About this exercise: Reproduce each record exactly.

Collected data entries:
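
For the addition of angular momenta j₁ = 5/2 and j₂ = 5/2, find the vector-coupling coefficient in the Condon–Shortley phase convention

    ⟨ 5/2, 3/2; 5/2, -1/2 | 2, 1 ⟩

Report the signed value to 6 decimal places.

−√(1/7) ≈ -0.377964

triangle: 3!×2!×2!/8! = 24/40320
(j±m)!: 4!×1!×2!×3!×3!×1! = 1728
prefactor² = (2J+1)×Δ×N² = 36/7
  k=0: +1/(0!×3!×1!×2!×1!×0!) = 1/12
  k=1: −1/(1!×2!×0!×1!×2!×1!) = -1/4
Σ = -1/6  ⇒  CG² = 36/7×(-1/6)² = 1/7
CG = −√(1/7) = -0.377964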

Task output:
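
For the addition of angular momenta j₁ = 5/2 and j₂ = 5/2, find the vector-coupling coefficient in the Condon–Shortley phase convention

    ⟨ 5/2, 3/2; 5/2, -1/2 | 2, 1 ⟩

Report the signed value to 6 decimal places.

−√(1/7) ≈ -0.377964

triangle: 3!×2!×2!/8! = 24/40320
(j±m)!: 4!×1!×2!×3!×3!×1! = 1728
prefactor² = (2J+1)×Δ×N² = 36/7
  k=0: +1/(0!×3!×1!×2!×1!×0!) = 1/12
  k=1: −1/(1!×2!×0!×1!×2!×1!) = -1/4
Σ = -1/6  ⇒  CG² = 36/7×(-1/6)² = 1/7
CG = −√(1/7) = -0.377964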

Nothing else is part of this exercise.